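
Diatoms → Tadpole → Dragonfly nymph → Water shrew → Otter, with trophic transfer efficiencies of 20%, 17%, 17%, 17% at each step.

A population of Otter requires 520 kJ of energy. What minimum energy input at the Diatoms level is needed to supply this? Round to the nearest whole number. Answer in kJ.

Cumulative transfer efficiency: 0.2 × 0.17 × 0.17 × 0.17 = 0.0009826
Diatoms energy = 520 / 0.0009826 = 529208 kJ

529208 kJ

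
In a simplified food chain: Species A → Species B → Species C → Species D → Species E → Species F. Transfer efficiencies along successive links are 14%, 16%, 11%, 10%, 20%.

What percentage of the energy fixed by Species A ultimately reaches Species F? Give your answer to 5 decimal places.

0.00493%

Product of link efficiencies: 0.14 × 0.16 × 0.11 × 0.1 × 0.2 = 0.00004928
As a percentage: 0.00004928 × 100 = 0.00493%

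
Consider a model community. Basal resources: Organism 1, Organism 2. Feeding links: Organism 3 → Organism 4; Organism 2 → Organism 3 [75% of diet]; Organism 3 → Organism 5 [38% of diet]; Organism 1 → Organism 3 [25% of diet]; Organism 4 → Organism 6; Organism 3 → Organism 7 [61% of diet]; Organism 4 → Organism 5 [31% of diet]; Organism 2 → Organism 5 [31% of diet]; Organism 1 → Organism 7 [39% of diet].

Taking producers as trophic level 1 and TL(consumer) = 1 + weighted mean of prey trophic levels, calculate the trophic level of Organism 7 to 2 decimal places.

Organism 3: 1 + (0.75×1 + 0.25×1) = 2
Organism 4: 1 + 2 = 3
Organism 5: 1 + (0.31×1 + 0.38×2 + 0.31×3) = 3
Organism 6: 1 + 3 = 4
Organism 7: 1 + (0.39×1 + 0.61×2) = 2.61

2.61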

- - - - - - -

== WHAT YOU WILL DO ==
Please find every line in the records that contains the word "links", and copy it out.

== SOLVED PROBLEM ==
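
In a simplified food chain: Species A → Species B → Species C → Species D → Species E → Species F. Transfer efficiencies along successive links are 14%, 16%, 11%, 10%, 20%.
Consider a model community. Basal resources: Organism 1, Organism 2. Feeding links: Organism 3 → Organism 4; Organism 2 → Organism 3 [75% of diet]; Organism 3 → Organism 5 [38% of diet]; Organism 1 → Organism 3 [25% of diet]; Organism 4 → Organism 6; Organism 3 → Organism 7 [61% of diet]; Organism 4 → Organism 5 [31% of diet]; Organism 2 → Organism 5 [31% of diet]; Organism 1 → Organism 7 [39% of diet].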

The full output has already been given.